**WHAT NEEDS TO BE DONE:** Please reproduce the following records exactly as they appear.

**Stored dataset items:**
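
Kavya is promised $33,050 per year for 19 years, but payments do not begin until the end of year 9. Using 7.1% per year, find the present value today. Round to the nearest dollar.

Value one period before first payment (t=8): 33050 × [1 − (1+0.071)^(−19)] / 0.071 = 33050 × 10.258536 = 339,044.6070
Discount back 8 years: 339,044.6070 × (1+0.071)^(−8) = 339,044.6070 × 0.577676 = 195,857.8911

$195,858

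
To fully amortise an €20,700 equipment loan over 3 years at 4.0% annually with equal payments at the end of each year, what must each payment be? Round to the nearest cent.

Annuity-PV factor = 2.775091; PMT = 20700 / 2.775091 = 7,459.2148

€7,459.21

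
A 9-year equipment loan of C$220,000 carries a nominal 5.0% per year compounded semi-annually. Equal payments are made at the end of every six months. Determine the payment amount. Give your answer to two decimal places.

C$15,327.42

Periodic rate i = 0.05/2 = 0.025; n = 9 × 2 = 18 periods.
PMT = 220000 / ( [1 − (1+0.025)^(−18)] / 0.025 ) = 220000 / 14.353364 = 15,327.4177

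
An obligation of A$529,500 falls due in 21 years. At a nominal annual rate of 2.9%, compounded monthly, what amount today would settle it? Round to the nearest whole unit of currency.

A$288,204

Periodic rate i = 0.029/12 = 0.00241667; n = 21 × 12 = 252 periods.
PV = FV·(1+i)^(−n) = 529,500 × 0.544294 = 288,203.7965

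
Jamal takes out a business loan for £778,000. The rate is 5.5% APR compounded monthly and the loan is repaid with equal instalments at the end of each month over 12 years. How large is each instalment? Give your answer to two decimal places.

Periodic rate i = 0.055/12 = 0.00458333; n = 12 × 12 = 144 periods.
Annuity-PV factor = 105.244084; PMT = 778000 / 105.244084 = 7,392.3395

£7,392.34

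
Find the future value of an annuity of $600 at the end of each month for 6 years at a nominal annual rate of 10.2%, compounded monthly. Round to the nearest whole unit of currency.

With 12 periods per year: i = 0.0085, n = 72.
FV = 600 × [(1+0.0085)^72 − 1] / 0.0085 = 600 × 98.747361 = 59,248.4167

$59,248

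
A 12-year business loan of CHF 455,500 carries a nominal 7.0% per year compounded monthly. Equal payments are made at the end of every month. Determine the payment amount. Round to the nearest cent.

With 12 periods per year: i = 0.00583333, n = 144.
Annuity-PV factor = 97.240216; PMT = 455500 / 97.240216 = 4,684.2759

CHF 4,684.28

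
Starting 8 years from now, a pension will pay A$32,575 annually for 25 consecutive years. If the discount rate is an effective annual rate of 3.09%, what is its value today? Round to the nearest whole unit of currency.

A$453,838

Value one period before first payment (t=7): 32575 × [1 − (1+0.0309)^(−25)] / 0.0309 = 32575 × 17.239805 = 561,586.6496
Discount back 7 years: 561,586.6496 × (1+0.0309)^(−7) = 561,586.6496 × 0.808136 = 453,838.1472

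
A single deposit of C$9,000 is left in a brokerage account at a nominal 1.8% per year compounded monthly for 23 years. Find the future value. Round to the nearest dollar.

i = 0.018/12 = 0.0015 per month; n = 23·12 = 276.
FV = PV·(1+i)^n = 9,000 × 1.512388 = 13,611.4913

C$13,611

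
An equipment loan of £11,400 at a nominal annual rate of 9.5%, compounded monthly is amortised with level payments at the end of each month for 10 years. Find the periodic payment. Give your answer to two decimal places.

£147.51

i = 0.095/12 = 0.00791667 per month; n = 10·12 = 120.
PMT = 11400 / ( [1 − (1+0.00791667)^(−120)] / 0.00791667 ) = 11400 / 77.281211 = 147.5132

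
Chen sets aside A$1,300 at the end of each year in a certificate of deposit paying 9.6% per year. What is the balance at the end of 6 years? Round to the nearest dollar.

FV = PMT · [(1+i)^n − 1] / i = 1300 · 7.638109 = 9,929.5414

A$9,930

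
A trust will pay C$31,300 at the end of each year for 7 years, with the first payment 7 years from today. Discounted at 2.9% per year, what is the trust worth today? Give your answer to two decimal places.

PV at t=6 (ordinary 7-year annuity): 31300 × a(7|0.029) = 31300 × 6.253831 = 195,744.9132
Discount back 6 years: 195,744.9132 × (1+0.029)^(−6) = 195,744.9132 × 0.842379 = 164,891.4877

C$164,891.49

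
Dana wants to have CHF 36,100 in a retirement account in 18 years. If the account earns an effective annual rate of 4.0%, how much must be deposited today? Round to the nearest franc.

CHF 17,820

Discount factor = (1+0.04)^(−18) = 0.493628; PV = 36,100 × 0.493628 = 17,819.9752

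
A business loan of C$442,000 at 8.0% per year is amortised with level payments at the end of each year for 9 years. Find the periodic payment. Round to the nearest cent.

C$70,755.23

PMT = 442000 / ( [1 − (1+0.08)^(−9)] / 0.08 ) = 442000 / 6.246888 = 70,755.2315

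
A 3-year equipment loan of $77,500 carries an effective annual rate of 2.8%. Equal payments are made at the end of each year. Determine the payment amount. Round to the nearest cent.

Annuity-PV factor = 2.839523; PMT = 77500 / 2.839523 = 27,293.3150

$27,293.31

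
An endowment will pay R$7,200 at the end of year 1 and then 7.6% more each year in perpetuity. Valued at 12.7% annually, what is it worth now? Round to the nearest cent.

R$141,176.47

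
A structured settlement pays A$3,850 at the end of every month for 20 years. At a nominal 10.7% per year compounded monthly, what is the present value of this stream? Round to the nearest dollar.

With 12 periods per year: i = 0.00891667, n = 240.
PV = PMT · [1 − (1+i)^(−n)] / i = 3850 · 98.828854 = 380,491.0894

A$380,491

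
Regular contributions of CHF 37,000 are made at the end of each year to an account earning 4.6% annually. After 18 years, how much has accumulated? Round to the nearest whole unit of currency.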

**RESPONSE BOX:**
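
Kavya is promised $33,050 per year for 19 years, but payments do not begin until the end of year 9. Using 7.1% per year, find the present value today. Round to the nearest dollar.

Value one period before first payment (t=8): 33050 × [1 − (1+0.071)^(−19)] / 0.071 = 33050 × 10.258536 = 339,044.6070
Discount back 8 years: 339,044.6070 × (1+0.071)^(−8) = 339,044.6070 × 0.577676 = 195,857.8911

$195,858

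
To fully amortise an €20,700 equipment loan over 3 years at 4.0% annually with equal payments at the end of each year, what must each payment be? Round to the nearest cent.

Annuity-PV factor = 2.775091; PMT = 20700 / 2.775091 = 7,459.2148

€7,459.21

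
A 9-year equipment loan of C$220,000 carries a nominal 5.0% per year compounded semi-annually. Equal payments are made at the end of every six months. Determine the payment amount. Give your answer to two decimal places.

C$15,327.42

Periodic rate i = 0.05/2 = 0.025; n = 9 × 2 = 18 periods.
PMT = 220000 / ( [1 − (1+0.025)^(−18)] / 0.025 ) = 220000 / 14.353364 = 15,327.4177

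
An obligation of A$529,500 falls due in 21 years. At a nominal annual rate of 2.9%, compounded monthly, what amount today would settle it? Round to the nearest whole unit of currency.

A$288,204

Periodic rate i = 0.029/12 = 0.00241667; n = 21 × 12 = 252 periods.
PV = FV·(1+i)^(−n) = 529,500 × 0.544294 = 288,203.7965

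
Jamal takes out a business loan for £778,000. The rate is 5.5% APR compounded monthly and the loan is repaid with equal instalments at the end of each month over 12 years. How large is each instalment? Give your answer to two decimal places.

Periodic rate i = 0.055/12 = 0.00458333; n = 12 × 12 = 144 periods.
Annuity-PV factor = 105.244084; PMT = 778000 / 105.244084 = 7,392.3395

£7,392.34

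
Find the future value of an annuity of $600 at the end of each month for 6 years at a nominal annual rate of 10.2%, compounded monthly. Round to the nearest whole unit of currency.

With 12 periods per year: i = 0.0085, n = 72.
FV = 600 × [(1+0.0085)^72 − 1] / 0.0085 = 600 × 98.747361 = 59,248.4167

$59,248

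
A 12-year business loan of CHF 455,500 carries a nominal 7.0% per year compounded monthly. Equal payments are made at the end of every month. Determine the payment amount. Round to the nearest cent.

With 12 periods per year: i = 0.00583333, n = 144.
Annuity-PV factor = 97.240216; PMT = 455500 / 97.240216 = 4,684.2759

CHF 4,684.28

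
Starting 8 years from now, a pension will pay A$32,575 annually for 25 consecutive years. If the discount rate is an effective annual rate of 3.09%, what is its value today? Round to the nearest whole unit of currency.

A$453,838

Value one period before first payment (t=7): 32575 × [1 − (1+0.0309)^(−25)] / 0.0309 = 32575 × 17.239805 = 561,586.6496
Discount back 7 years: 561,586.6496 × (1+0.0309)^(−7) = 561,586.6496 × 0.808136 = 453,838.1472

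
A single deposit of C$9,000 is left in a brokerage account at a nominal 1.8% per year compounded monthly for 23 years. Find the future value. Round to the nearest dollar.

i = 0.018/12 = 0.0015 per month; n = 23·12 = 276.
FV = PV·(1+i)^n = 9,000 × 1.512388 = 13,611.4913

C$13,611

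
An equipment loan of £11,400 at a nominal annual rate of 9.5%, compounded monthly is amortised with level payments at the end of each month for 10 years. Find the periodic payment. Give your answer to two decimal places.

£147.51

i = 0.095/12 = 0.00791667 per month; n = 10·12 = 120.
PMT = 11400 / ( [1 − (1+0.00791667)^(−120)] / 0.00791667 ) = 11400 / 77.281211 = 147.5132

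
Chen sets aside A$1,300 at the end of each year in a certificate of deposit paying 9.6% per year. What is the balance at the end of 6 years? Round to the nearest dollar.

FV = PMT · [(1+i)^n − 1] / i = 1300 · 7.638109 = 9,929.5414

A$9,930

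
A trust will pay C$31,300 at the end of each year for 7 years, with the first payment 7 years from today. Discounted at 2.9% per year, what is the trust worth today? Give your answer to two decimal places.

PV at t=6 (ordinary 7-year annuity): 31300 × a(7|0.029) = 31300 × 6.253831 = 195,744.9132
Discount back 6 years: 195,744.9132 × (1+0.029)^(−6) = 195,744.9132 × 0.842379 = 164,891.4877

C$164,891.49

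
Dana wants to have CHF 36,100 in a retirement account in 18 years. If the account earns an effective annual rate of 4.0%, how much must be deposited today? Round to the nearest franc.

CHF 17,820

Discount factor = (1+0.04)^(−18) = 0.493628; PV = 36,100 × 0.493628 = 17,819.9752

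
A business loan of C$442,000 at 8.0% per year is amortised with level payments at the end of each year for 9 years. Find the periodic payment. Round to the nearest cent.

C$70,755.23

PMT = 442000 / ( [1 − (1+0.08)^(−9)] / 0.08 ) = 442000 / 6.246888 = 70,755.2315

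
A 3-year equipment loan of $77,500 carries an effective annual rate of 2.8%. Equal payments are made at the end of each year. Determine the payment amount. Round to the nearest cent.

Annuity-PV factor = 2.839523; PMT = 77500 / 2.839523 = 27,293.3150

$27,293.31

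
An endowment will pay R$7,200 at the end of year 1 and then 7.6% more each year in perpetuity. Valued at 12.7% annually, what is it worth now? Round to the nearest cent.

R$141,176.47

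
A structured settlement pays A$3,850 at the end of every month for 20 years. At a nominal 10.7% per year compounded monthly, what is the present value of this stream? Round to the nearest dollar.

With 12 periods per year: i = 0.00891667, n = 240.
PV = PMT · [1 − (1+i)^(−n)] / i = 3850 · 98.828854 = 380,491.0894

A$380,491

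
Regular contributions of CHF 37,000 are made at the end of each year to an account earning 4.6% annually. After 18 years, how much has accumulated? Round to the nearest whole unit of currency.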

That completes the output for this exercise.